→ Exercise requirements:
Below is a block of records; repeat each one exactly.

═════ Data for this task ═════

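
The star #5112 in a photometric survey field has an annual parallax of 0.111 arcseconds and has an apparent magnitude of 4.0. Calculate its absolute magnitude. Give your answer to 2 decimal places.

M ≈ 4.23

d = 1/p = 1/0.111″ = 9.009 pc
5 log₁₀(d/10 pc) = 5 log₁₀(9.009) − 5 = -0.227
M = m − 5 log₁₀(d/10) = 4.0 + 0.227 = 4.227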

═════

→ Result:
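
The star #5112 in a photometric survey field has an annual parallax of 0.111 arcseconds and has an apparent magnitude of 4.0. Calculate its absolute magnitude. Give your answer to 2 decimal places.

M ≈ 4.23

d = 1/p = 1/0.111″ = 9.009 pc
5 log₁₀(d/10 pc) = 5 log₁₀(9.009) − 5 = -0.227
M = m − 5 log₁₀(d/10) = 4.0 + 0.227 = 4.227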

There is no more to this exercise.